**What is required**
Write out, word for word, every line from the one containing "9, 4, 2, 8, 4, 2, 4, 7, 8, 7, 5, 2, 4, 2" through the last line of the records below, both ends included.

:: Given entries ::

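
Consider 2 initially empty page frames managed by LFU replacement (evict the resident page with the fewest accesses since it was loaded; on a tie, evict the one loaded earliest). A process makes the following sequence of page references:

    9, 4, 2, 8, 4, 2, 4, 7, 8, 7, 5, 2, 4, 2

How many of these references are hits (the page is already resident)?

9: miss, frames (9)
4: miss, frames (9 4)
2: miss, evict 9, frames (4 2)
8: miss, evict 4, frames (2 8)
4: miss, evict 2, frames (8 4)
2: miss, evict 8, frames (4 2)
4: hit
7: miss, evict 2, frames (4 7)
8: miss, evict 7, frames (4 8)
7: miss, evict 8, frames (4 7)
5: miss, evict 7, frames (4 5)
2: miss, evict 5, frames (4 2)
4: hit
2: hit
Hits: 3.

3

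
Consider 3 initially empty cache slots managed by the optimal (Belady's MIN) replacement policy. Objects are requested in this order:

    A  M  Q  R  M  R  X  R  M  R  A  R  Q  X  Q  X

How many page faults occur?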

:::

**Answer space**
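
    9, 4, 2, 8, 4, 2, 4, 7, 8, 7, 5, 2, 4, 2

How many of these references are hits (the page is already resident)?

9: miss, frames (9)
4: miss, frames (9 4)
2: miss, evict 9, frames (4 2)
8: miss, evict 4, frames (2 8)
4: miss, evict 2, frames (8 4)
2: miss, evict 8, frames (4 2)
4: hit
7: miss, evict 2, frames (4 7)
8: miss, evict 7, frames (4 8)
7: miss, evict 8, frames (4 7)
5: miss, evict 7, frames (4 5)
2: miss, evict 5, frames (4 2)
4: hit
2: hit
Hits: 3.

3

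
Consider 3 initially empty cache slots managed by the optimal (Belady's MIN) replacement policy. Objects are requested in this order:

    A  M  Q  R  M  R  X  R  M  R  A  R  Q  X  Q  X

How many page faults occur?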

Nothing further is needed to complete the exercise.